About this task:
All of the entries below are to be copied without any alteration.

Material to process:

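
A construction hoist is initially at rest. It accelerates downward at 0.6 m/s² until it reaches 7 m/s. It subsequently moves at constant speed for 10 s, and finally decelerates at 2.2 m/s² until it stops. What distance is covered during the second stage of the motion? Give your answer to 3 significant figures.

Phase 1 (accelerating): v₀ = 0 m/s, a = 0.6 m/s².
v = v₀ + at → t = (7 − 0) / 0.6 = 11.7 s
v² = v₀² + 2aΔx → Δx = (7² − 0²)/(2·0.6) = 40.8 m

Phase 2 (constant speed): v₀ = 7.00 m/s, a = 0 m/s².
v = v₀ + at = 7.00 + (0)(10) = 7.00 m/s
Δx = v₀t + ½at² = 7.00·10 + 0.5·0·10² = 70.0 m
Distance in phase 2 = 70.0 m

70.0 m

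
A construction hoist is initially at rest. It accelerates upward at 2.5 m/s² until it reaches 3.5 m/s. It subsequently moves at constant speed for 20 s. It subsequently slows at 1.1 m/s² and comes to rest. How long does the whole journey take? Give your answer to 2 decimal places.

24.58 s

Phase 1 (accelerating): v₀ = 0 m/s, a = 2.5 m/s².
v = v₀ + at → t = (3.5 − 0) / 2.5 = 1.40 s
v² = v₀² + 2aΔx → Δx = (3.5² − 0²)/(2·2.5) = 2.45 m

Phase 2 (constant speed): v₀ = 3.50 m/s, a = 0 m/s².
v = v₀ + at = 3.50 + (0)(20) = 3.50 m/s
Δx = v₀t + ½at² = 3.50·20 + 0.5·0·20² = 70.0 m

Phase 3 (decelerating): v₀ = 3.50 m/s, a = -1.1 m/s².
v = v₀ + at → t = (0 − 3.50) / -1.1 = 3.18 s
v² = v₀² + 2aΔx → Δx = (0² − 3.50²)/(2·-1.1) = 5.57 m
Total time = 1.40 + 20.0 + 3.18 = 24.6 s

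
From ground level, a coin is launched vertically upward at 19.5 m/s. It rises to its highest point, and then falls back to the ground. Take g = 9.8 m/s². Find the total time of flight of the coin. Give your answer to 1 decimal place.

Phase 1 (rising): v₀ = 19.5 m/s, a = -9.8 m/s².
v = v₀ + at → t = (0 − 19.5) / -9.8 = 1.99 s
v² = v₀² + 2aΔx → Δx = (0² − 19.5²)/(2·-9.8) = 19.4 m

Phase 2 (falling): v₀ = 0 m/s, a = -9.8 m/s².
Falls 19.4 m from rest: t = √(2·19.4/9.8) = 1.99 s; v = g·t = 19.5 m/s.
Total time = 1.99 + 1.99 = 3.98 s

4.0 s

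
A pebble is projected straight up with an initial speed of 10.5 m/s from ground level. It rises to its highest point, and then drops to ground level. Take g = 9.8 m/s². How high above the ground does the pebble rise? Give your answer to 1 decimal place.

Phase 1 (rising): v₀ = 10.5 m/s, a = -9.8 m/s².
v = v₀ + at → t = (0 − 10.5) / -9.8 = 1.07 s
v² = v₀² + 2aΔx → Δx = (0² − 10.5²)/(2·-9.8) = 5.62 m
Maximum height = 5.62 m

5.6 m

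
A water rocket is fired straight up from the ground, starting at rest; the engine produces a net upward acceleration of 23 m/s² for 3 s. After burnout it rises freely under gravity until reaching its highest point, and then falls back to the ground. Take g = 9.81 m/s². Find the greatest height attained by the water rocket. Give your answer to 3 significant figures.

346 m

Phase 1 (powered ascent): v₀ = 0 m/s, a = 23 m/s².
v = v₀ + at = 0 + (23)(3) = 69.0 m/s
Δx = v₀t + ½at² = 0·3 + 0.5·23·3² = 104 m

Phase 2 (coasting upward): v₀ = 69.0 m/s, a = -9.81 m/s².
v = v₀ + at → t = (0 − 69.0) / -9.81 = 7.03 s
v² = v₀² + 2aΔx → Δx = (0² − 69.0²)/(2·-9.81) = 243 m
Maximum height = 104 + 243 = 346 m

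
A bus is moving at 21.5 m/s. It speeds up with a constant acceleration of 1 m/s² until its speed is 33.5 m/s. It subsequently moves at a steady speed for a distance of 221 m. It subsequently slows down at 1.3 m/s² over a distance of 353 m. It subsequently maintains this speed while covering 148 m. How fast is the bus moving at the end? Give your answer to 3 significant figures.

Phase 1 (accelerating): v₀ = 21.5 m/s, a = 1 m/s².
v = v₀ + at → t = (33.5 − 21.5) / 1 = 12.0 s
v² = v₀² + 2aΔx → Δx = (33.5² − 21.5²)/(2·1) = 330 m

Phase 2 (constant speed): v₀ = 33.5 m/s, a = 0 m/s².
Constant speed: t = d/v = 221/33.5 = 6.60 s

Phase 3 (decelerating): v₀ = 33.5 m/s, a = -1.3 m/s².
v² = v₀² + 2aΔx = 33.5² + 2·-1.3·353 = 204 → v = 14.3 m/s
t = (v − v₀)/a = (14.3 − 33.5)/-1.3 = 14.8 s

Phase 4 (constant speed): v₀ = 14.3 m/s, a = 0 m/s².
Constant speed: t = d/v = 148/14.3 = 10.4 s
Final speed = 14.3 m/s

14.3 m/s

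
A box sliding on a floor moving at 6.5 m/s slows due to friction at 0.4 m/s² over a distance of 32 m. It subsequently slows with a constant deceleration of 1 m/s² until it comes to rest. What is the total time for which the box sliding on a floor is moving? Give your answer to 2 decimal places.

10.13 s

Phase 1 (decelerating): v₀ = 6.50 m/s, a = -0.4 m/s².
v² = v₀² + 2aΔx = 6.50² + 2·-0.4·32 = 16.6 → v = 4.08 m/s
t = (v − v₀)/a = (4.08 − 6.50)/-0.4 = 6.05 s

Phase 2 (decelerating): v₀ = 4.08 m/s, a = -1 m/s².
v = v₀ + at → t = (0 − 4.08) / -1 = 4.08 s
v² = v₀² + 2aΔx → Δx = (0² − 4.08²)/(2·-1) = 8.32 m
Total time = 6.05 + 4.08 = 10.1 s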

Completed task:
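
A construction hoist is initially at rest. It accelerates downward at 0.6 m/s² until it reaches 7 m/s. It subsequently moves at constant speed for 10 s, and finally decelerates at 2.2 m/s² until it stops. What distance is covered during the second stage of the motion? Give your answer to 3 significant figures.

Phase 1 (accelerating): v₀ = 0 m/s, a = 0.6 m/s².
v = v₀ + at → t = (7 − 0) / 0.6 = 11.7 s
v² = v₀² + 2aΔx → Δx = (7² − 0²)/(2·0.6) = 40.8 m

Phase 2 (constant speed): v₀ = 7.00 m/s, a = 0 m/s².
v = v₀ + at = 7.00 + (0)(10) = 7.00 m/s
Δx = v₀t + ½at² = 7.00·10 + 0.5·0·10² = 70.0 m
Distance in phase 2 = 70.0 m

70.0 m

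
A construction hoist is initially at rest. It accelerates upward at 2.5 m/s² until it reaches 3.5 m/s. It subsequently moves at constant speed for 20 s. It subsequently slows at 1.1 m/s² and comes to rest. How long does the whole journey take? Give your answer to 2 decimal places.

24.58 s

Phase 1 (accelerating): v₀ = 0 m/s, a = 2.5 m/s².
v = v₀ + at → t = (3.5 − 0) / 2.5 = 1.40 s
v² = v₀² + 2aΔx → Δx = (3.5² − 0²)/(2·2.5) = 2.45 m

Phase 2 (constant speed): v₀ = 3.50 m/s, a = 0 m/s².
v = v₀ + at = 3.50 + (0)(20) = 3.50 m/s
Δx = v₀t + ½at² = 3.50·20 + 0.5·0·20² = 70.0 m

Phase 3 (decelerating): v₀ = 3.50 m/s, a = -1.1 m/s².
v = v₀ + at → t = (0 − 3.50) / -1.1 = 3.18 s
v² = v₀² + 2aΔx → Δx = (0² − 3.50²)/(2·-1.1) = 5.57 m
Total time = 1.40 + 20.0 + 3.18 = 24.6 s

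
From ground level, a coin is launched vertically upward at 19.5 m/s. It rises to its highest point, and then falls back to the ground. Take g = 9.8 m/s². Find the total time of flight of the coin. Give your answer to 1 decimal place.

Phase 1 (rising): v₀ = 19.5 m/s, a = -9.8 m/s².
v = v₀ + at → t = (0 − 19.5) / -9.8 = 1.99 s
v² = v₀² + 2aΔx → Δx = (0² − 19.5²)/(2·-9.8) = 19.4 m

Phase 2 (falling): v₀ = 0 m/s, a = -9.8 m/s².
Falls 19.4 m from rest: t = √(2·19.4/9.8) = 1.99 s; v = g·t = 19.5 m/s.
Total time = 1.99 + 1.99 = 3.98 s

4.0 s

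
A pebble is projected straight up with an initial speed of 10.5 m/s from ground level. It rises to its highest point, and then drops to ground level. Take g = 9.8 m/s². How high above the ground does the pebble rise? Give your answer to 1 decimal place.

Phase 1 (rising): v₀ = 10.5 m/s, a = -9.8 m/s².
v = v₀ + at → t = (0 − 10.5) / -9.8 = 1.07 s
v² = v₀² + 2aΔx → Δx = (0² − 10.5²)/(2·-9.8) = 5.62 m
Maximum height = 5.62 m

5.6 m

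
A water rocket is fired straight up from the ground, starting at rest; the engine produces a net upward acceleration of 23 m/s² for 3 s. After burnout it rises freely under gravity until reaching its highest point, and then falls back to the ground. Take g = 9.81 m/s². Find the greatest height attained by the water rocket. Give your answer to 3 significant figures.

346 m

Phase 1 (powered ascent): v₀ = 0 m/s, a = 23 m/s².
v = v₀ + at = 0 + (23)(3) = 69.0 m/s
Δx = v₀t + ½at² = 0·3 + 0.5·23·3² = 104 m

Phase 2 (coasting upward): v₀ = 69.0 m/s, a = -9.81 m/s².
v = v₀ + at → t = (0 − 69.0) / -9.81 = 7.03 s
v² = v₀² + 2aΔx → Δx = (0² − 69.0²)/(2·-9.81) = 243 m
Maximum height = 104 + 243 = 346 m

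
A bus is moving at 21.5 m/s. It speeds up with a constant acceleration of 1 m/s² until its speed is 33.5 m/s. It subsequently moves at a steady speed for a distance of 221 m. It subsequently slows down at 1.3 m/s² over a distance of 353 m. It subsequently maintains this speed while covering 148 m. How fast is the bus moving at the end? Give your answer to 3 significant figures.

Phase 1 (accelerating): v₀ = 21.5 m/s, a = 1 m/s².
v = v₀ + at → t = (33.5 − 21.5) / 1 = 12.0 s
v² = v₀² + 2aΔx → Δx = (33.5² − 21.5²)/(2·1) = 330 m

Phase 2 (constant speed): v₀ = 33.5 m/s, a = 0 m/s².
Constant speed: t = d/v = 221/33.5 = 6.60 s

Phase 3 (decelerating): v₀ = 33.5 m/s, a = -1.3 m/s².
v² = v₀² + 2aΔx = 33.5² + 2·-1.3·353 = 204 → v = 14.3 m/s
t = (v − v₀)/a = (14.3 − 33.5)/-1.3 = 14.8 s

Phase 4 (constant speed): v₀ = 14.3 m/s, a = 0 m/s².
Constant speed: t = d/v = 148/14.3 = 10.4 s
Final speed = 14.3 m/s

14.3 m/s

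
A box sliding on a floor moving at 6.5 m/s slows due to friction at 0.4 m/s² over a distance of 32 m. It subsequently slows with a constant deceleration of 1 m/s² until it comes to rest. What is the total time for which the box sliding on a floor is moving? Give your answer to 2 decimal places.

10.13 s

Phase 1 (decelerating): v₀ = 6.50 m/s, a = -0.4 m/s².
v² = v₀² + 2aΔx = 6.50² + 2·-0.4·32 = 16.6 → v = 4.08 m/s
t = (v − v₀)/a = (4.08 − 6.50)/-0.4 = 6.05 s

Phase 2 (decelerating): v₀ = 4.08 m/s, a = -1 m/s².
v = v₀ + at → t = (0 − 4.08) / -1 = 4.08 s
v² = v₀² + 2aΔx → Δx = (0² − 4.08²)/(2·-1) = 8.32 m
Total time = 6.05 + 4.08 = 10.1 s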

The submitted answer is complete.